• [WORK INSTRUCTIONS] Your task is to set down the records below again, exactly.

(Collected data entries)
+ + +
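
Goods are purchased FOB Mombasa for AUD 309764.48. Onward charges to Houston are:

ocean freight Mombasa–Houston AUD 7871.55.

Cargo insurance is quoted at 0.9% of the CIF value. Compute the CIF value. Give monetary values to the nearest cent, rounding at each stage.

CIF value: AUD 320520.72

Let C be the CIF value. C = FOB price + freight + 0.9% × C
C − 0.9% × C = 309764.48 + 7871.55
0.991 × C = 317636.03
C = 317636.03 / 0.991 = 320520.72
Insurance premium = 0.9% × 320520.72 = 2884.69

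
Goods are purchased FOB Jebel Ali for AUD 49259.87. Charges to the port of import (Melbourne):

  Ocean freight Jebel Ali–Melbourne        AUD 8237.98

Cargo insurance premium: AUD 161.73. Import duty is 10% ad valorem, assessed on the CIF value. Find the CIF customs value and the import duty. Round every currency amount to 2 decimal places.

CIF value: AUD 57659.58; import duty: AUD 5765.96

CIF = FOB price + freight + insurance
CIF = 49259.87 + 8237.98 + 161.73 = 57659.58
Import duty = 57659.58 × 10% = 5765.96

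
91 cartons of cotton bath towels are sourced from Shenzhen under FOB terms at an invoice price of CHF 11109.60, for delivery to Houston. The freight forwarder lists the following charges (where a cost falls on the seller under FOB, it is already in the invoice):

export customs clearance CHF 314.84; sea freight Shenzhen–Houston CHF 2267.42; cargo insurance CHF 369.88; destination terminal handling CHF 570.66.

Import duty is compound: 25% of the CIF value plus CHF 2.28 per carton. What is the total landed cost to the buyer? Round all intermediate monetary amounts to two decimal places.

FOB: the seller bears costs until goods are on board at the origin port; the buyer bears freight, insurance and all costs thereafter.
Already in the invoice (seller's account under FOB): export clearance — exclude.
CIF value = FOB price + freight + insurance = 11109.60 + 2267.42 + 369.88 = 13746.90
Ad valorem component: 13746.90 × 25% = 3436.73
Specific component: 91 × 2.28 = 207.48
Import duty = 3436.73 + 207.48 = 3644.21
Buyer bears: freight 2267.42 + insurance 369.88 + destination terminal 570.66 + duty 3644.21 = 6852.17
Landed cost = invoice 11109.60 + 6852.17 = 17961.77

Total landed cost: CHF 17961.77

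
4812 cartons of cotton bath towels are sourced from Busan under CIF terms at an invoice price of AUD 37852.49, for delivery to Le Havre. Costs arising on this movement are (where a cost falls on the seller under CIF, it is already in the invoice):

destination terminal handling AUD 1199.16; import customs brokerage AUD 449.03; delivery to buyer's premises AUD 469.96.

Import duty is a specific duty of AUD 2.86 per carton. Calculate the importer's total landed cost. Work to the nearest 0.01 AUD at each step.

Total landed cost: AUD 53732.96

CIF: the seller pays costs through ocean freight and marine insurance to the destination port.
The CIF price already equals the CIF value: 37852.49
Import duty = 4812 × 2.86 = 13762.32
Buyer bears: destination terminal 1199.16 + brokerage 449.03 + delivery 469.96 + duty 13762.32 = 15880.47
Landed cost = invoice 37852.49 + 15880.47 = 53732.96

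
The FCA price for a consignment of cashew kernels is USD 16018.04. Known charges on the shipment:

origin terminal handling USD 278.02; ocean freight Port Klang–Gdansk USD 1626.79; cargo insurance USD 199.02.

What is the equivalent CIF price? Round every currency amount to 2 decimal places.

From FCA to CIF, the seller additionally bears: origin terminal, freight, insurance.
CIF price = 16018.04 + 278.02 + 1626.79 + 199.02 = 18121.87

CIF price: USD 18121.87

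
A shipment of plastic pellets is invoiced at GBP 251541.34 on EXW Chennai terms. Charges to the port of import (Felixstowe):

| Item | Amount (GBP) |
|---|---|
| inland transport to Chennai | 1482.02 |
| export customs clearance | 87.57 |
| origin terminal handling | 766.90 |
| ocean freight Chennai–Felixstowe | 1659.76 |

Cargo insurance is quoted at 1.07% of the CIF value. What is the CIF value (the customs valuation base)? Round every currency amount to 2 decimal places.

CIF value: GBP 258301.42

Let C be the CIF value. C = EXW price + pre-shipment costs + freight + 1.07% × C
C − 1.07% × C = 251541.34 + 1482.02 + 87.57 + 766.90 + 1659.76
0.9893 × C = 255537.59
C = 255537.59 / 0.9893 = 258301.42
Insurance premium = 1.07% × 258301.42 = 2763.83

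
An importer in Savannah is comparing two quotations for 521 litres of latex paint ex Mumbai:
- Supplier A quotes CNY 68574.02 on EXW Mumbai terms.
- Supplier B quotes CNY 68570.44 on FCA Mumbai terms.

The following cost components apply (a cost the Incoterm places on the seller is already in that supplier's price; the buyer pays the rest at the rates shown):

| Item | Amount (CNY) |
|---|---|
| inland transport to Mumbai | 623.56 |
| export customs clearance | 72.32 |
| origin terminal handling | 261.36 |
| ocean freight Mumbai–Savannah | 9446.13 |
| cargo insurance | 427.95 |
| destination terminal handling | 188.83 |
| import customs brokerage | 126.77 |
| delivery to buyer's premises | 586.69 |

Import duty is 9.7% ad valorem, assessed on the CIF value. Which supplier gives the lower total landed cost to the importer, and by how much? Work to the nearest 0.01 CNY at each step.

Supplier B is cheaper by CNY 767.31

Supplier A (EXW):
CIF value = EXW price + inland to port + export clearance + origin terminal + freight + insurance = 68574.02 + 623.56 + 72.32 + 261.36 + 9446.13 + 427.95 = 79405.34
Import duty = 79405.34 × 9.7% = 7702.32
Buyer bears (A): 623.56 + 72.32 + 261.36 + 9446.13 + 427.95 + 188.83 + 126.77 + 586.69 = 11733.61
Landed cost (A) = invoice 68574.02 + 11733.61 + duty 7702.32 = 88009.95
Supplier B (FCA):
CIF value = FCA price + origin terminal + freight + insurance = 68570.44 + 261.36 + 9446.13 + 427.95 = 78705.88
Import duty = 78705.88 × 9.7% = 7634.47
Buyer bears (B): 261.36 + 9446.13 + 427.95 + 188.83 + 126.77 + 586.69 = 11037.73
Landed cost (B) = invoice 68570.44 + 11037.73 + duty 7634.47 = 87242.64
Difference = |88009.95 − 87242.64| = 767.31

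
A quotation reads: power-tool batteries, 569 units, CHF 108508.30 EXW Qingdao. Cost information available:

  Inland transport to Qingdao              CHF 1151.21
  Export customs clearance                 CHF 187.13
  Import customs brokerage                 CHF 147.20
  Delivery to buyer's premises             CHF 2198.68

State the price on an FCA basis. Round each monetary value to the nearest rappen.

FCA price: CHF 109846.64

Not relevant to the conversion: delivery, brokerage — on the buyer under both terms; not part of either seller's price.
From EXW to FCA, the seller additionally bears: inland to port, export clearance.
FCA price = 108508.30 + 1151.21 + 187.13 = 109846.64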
+ + +
• [RESPONSE TO THE TASK]
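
Goods are purchased FOB Mombasa for AUD 309764.48. Onward charges to Houston are:

ocean freight Mombasa–Houston AUD 7871.55.

Cargo insurance is quoted at 0.9% of the CIF value. Compute the CIF value. Give monetary values to the nearest cent, rounding at each stage.

CIF value: AUD 320520.72

Let C be the CIF value. C = FOB price + freight + 0.9% × C
C − 0.9% × C = 309764.48 + 7871.55
0.991 × C = 317636.03
C = 317636.03 / 0.991 = 320520.72
Insurance premium = 0.9% × 320520.72 = 2884.69

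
Goods are purchased FOB Jebel Ali for AUD 49259.87. Charges to the port of import (Melbourne):

  Ocean freight Jebel Ali–Melbourne        AUD 8237.98

Cargo insurance premium: AUD 161.73. Import duty is 10% ad valorem, assessed on the CIF value. Find the CIF customs value and the import duty. Round every currency amount to 2 decimal places.

CIF value: AUD 57659.58; import duty: AUD 5765.96

CIF = FOB price + freight + insurance
CIF = 49259.87 + 8237.98 + 161.73 = 57659.58
Import duty = 57659.58 × 10% = 5765.96

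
91 cartons of cotton bath towels are sourced from Shenzhen under FOB terms at an invoice price of CHF 11109.60, for delivery to Houston. The freight forwarder lists the following charges (where a cost falls on the seller under FOB, it is already in the invoice):

export customs clearance CHF 314.84; sea freight Shenzhen–Houston CHF 2267.42; cargo insurance CHF 369.88; destination terminal handling CHF 570.66.

Import duty is compound: 25% of the CIF value plus CHF 2.28 per carton. What is the total landed cost to the buyer? Round all intermediate monetary amounts to two decimal places.

FOB: the seller bears costs until goods are on board at the origin port; the buyer bears freight, insurance and all costs thereafter.
Already in the invoice (seller's account under FOB): export clearance — exclude.
CIF value = FOB price + freight + insurance = 11109.60 + 2267.42 + 369.88 = 13746.90
Ad valorem component: 13746.90 × 25% = 3436.73
Specific component: 91 × 2.28 = 207.48
Import duty = 3436.73 + 207.48 = 3644.21
Buyer bears: freight 2267.42 + insurance 369.88 + destination terminal 570.66 + duty 3644.21 = 6852.17
Landed cost = invoice 11109.60 + 6852.17 = 17961.77

Total landed cost: CHF 17961.77

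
4812 cartons of cotton bath towels are sourced from Busan under CIF terms at an invoice price of AUD 37852.49, for delivery to Le Havre. Costs arising on this movement are (where a cost falls on the seller under CIF, it is already in the invoice):

destination terminal handling AUD 1199.16; import customs brokerage AUD 449.03; delivery to buyer's premises AUD 469.96.

Import duty is a specific duty of AUD 2.86 per carton. Calculate the importer's total landed cost. Work to the nearest 0.01 AUD at each step.

Total landed cost: AUD 53732.96

CIF: the seller pays costs through ocean freight and marine insurance to the destination port.
The CIF price already equals the CIF value: 37852.49
Import duty = 4812 × 2.86 = 13762.32
Buyer bears: destination terminal 1199.16 + brokerage 449.03 + delivery 469.96 + duty 13762.32 = 15880.47
Landed cost = invoice 37852.49 + 15880.47 = 53732.96

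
The FCA price for a consignment of cashew kernels is USD 16018.04. Known charges on the shipment:

origin terminal handling USD 278.02; ocean freight Port Klang–Gdansk USD 1626.79; cargo insurance USD 199.02.

What is the equivalent CIF price? Round every currency amount to 2 decimal places.

From FCA to CIF, the seller additionally bears: origin terminal, freight, insurance.
CIF price = 16018.04 + 278.02 + 1626.79 + 199.02 = 18121.87

CIF price: USD 18121.87

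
A shipment of plastic pellets is invoiced at GBP 251541.34 on EXW Chennai terms. Charges to the port of import (Felixstowe):

| Item | Amount (GBP) |
|---|---|
| inland transport to Chennai | 1482.02 |
| export customs clearance | 87.57 |
| origin terminal handling | 766.90 |
| ocean freight Chennai–Felixstowe | 1659.76 |

Cargo insurance is quoted at 1.07% of the CIF value. What is the CIF value (the customs valuation base)? Round every currency amount to 2 decimal places.

CIF value: GBP 258301.42

Let C be the CIF value. C = EXW price + pre-shipment costs + freight + 1.07% × C
C − 1.07% × C = 251541.34 + 1482.02 + 87.57 + 766.90 + 1659.76
0.9893 × C = 255537.59
C = 255537.59 / 0.9893 = 258301.42
Insurance premium = 1.07% × 258301.42 = 2763.83

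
An importer in Savannah is comparing two quotations for 521 litres of latex paint ex Mumbai:
- Supplier A quotes CNY 68574.02 on EXW Mumbai terms.
- Supplier B quotes CNY 68570.44 on FCA Mumbai terms.

The following cost components apply (a cost the Incoterm places on the seller is already in that supplier's price; the buyer pays the rest at the rates shown):

| Item | Amount (CNY) |
|---|---|
| inland transport to Mumbai | 623.56 |
| export customs clearance | 72.32 |
| origin terminal handling | 261.36 |
| ocean freight Mumbai–Savannah | 9446.13 |
| cargo insurance | 427.95 |
| destination terminal handling | 188.83 |
| import customs brokerage | 126.77 |
| delivery to buyer's premises | 586.69 |

Import duty is 9.7% ad valorem, assessed on the CIF value. Which supplier gives the lower total landed cost to the importer, and by how much? Work to the nearest 0.01 CNY at each step.

Supplier B is cheaper by CNY 767.31

Supplier A (EXW):
CIF value = EXW price + inland to port + export clearance + origin terminal + freight + insurance = 68574.02 + 623.56 + 72.32 + 261.36 + 9446.13 + 427.95 = 79405.34
Import duty = 79405.34 × 9.7% = 7702.32
Buyer bears (A): 623.56 + 72.32 + 261.36 + 9446.13 + 427.95 + 188.83 + 126.77 + 586.69 = 11733.61
Landed cost (A) = invoice 68574.02 + 11733.61 + duty 7702.32 = 88009.95
Supplier B (FCA):
CIF value = FCA price + origin terminal + freight + insurance = 68570.44 + 261.36 + 9446.13 + 427.95 = 78705.88
Import duty = 78705.88 × 9.7% = 7634.47
Buyer bears (B): 261.36 + 9446.13 + 427.95 + 188.83 + 126.77 + 586.69 = 11037.73
Landed cost (B) = invoice 68570.44 + 11037.73 + duty 7634.47 = 87242.64
Difference = |88009.95 − 87242.64| = 767.31

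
A quotation reads: power-tool batteries, 569 units, CHF 108508.30 EXW Qingdao. Cost information available:

  Inland transport to Qingdao              CHF 1151.21
  Export customs clearance                 CHF 187.13
  Import customs brokerage                 CHF 147.20
  Delivery to buyer's premises             CHF 2198.68

State the price on an FCA basis. Round each monetary value to the nearest rappen.

FCA price: CHF 109846.64

Not relevant to the conversion: delivery, brokerage — on the buyer under both terms; not part of either seller's price.
From EXW to FCA, the seller additionally bears: inland to port, export clearance.
FCA price = 108508.30 + 1151.21 + 187.13 = 109846.64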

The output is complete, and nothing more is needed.